**PROMPT:**
Search the listing below for lines containing the string "weights". Reply with their count only.

**EXERCISE INPUT:**
--

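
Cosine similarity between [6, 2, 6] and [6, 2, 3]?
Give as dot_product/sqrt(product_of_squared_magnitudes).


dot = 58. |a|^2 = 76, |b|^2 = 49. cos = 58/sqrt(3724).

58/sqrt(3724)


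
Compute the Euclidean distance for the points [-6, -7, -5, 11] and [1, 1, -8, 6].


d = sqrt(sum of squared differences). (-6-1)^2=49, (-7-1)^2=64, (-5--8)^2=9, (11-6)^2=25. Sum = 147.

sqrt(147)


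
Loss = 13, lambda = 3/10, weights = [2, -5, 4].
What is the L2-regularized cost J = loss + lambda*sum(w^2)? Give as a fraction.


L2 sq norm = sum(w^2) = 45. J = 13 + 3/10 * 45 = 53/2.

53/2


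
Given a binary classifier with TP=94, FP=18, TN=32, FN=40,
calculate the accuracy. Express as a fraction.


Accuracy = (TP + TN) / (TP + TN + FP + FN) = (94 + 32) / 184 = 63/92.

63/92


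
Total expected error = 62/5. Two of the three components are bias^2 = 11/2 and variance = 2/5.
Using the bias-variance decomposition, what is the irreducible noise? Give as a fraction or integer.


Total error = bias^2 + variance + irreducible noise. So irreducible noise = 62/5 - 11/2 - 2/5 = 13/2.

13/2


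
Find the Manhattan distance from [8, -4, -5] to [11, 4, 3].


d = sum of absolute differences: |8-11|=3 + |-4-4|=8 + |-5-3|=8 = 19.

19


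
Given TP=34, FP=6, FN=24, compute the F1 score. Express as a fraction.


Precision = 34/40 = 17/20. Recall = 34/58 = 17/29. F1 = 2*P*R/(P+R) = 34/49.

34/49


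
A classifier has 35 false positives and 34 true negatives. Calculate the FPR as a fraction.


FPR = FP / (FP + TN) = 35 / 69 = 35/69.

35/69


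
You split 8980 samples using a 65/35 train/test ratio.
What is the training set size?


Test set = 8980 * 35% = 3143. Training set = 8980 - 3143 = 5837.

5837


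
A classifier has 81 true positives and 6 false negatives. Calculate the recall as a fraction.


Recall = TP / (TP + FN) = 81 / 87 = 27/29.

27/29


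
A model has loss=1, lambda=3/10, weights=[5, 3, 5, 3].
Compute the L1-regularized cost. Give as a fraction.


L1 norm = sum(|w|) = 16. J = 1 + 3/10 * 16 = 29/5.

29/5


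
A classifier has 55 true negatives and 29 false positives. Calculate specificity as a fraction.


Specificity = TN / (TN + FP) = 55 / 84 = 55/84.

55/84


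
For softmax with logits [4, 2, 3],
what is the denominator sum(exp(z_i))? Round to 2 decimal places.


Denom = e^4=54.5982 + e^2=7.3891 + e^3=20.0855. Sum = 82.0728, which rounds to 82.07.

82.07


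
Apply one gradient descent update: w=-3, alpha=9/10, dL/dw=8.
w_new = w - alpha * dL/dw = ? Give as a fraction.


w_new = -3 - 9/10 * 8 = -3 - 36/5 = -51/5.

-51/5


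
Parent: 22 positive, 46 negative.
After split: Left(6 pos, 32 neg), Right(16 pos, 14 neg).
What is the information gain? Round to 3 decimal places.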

--

**COMPLETED TASK:**
2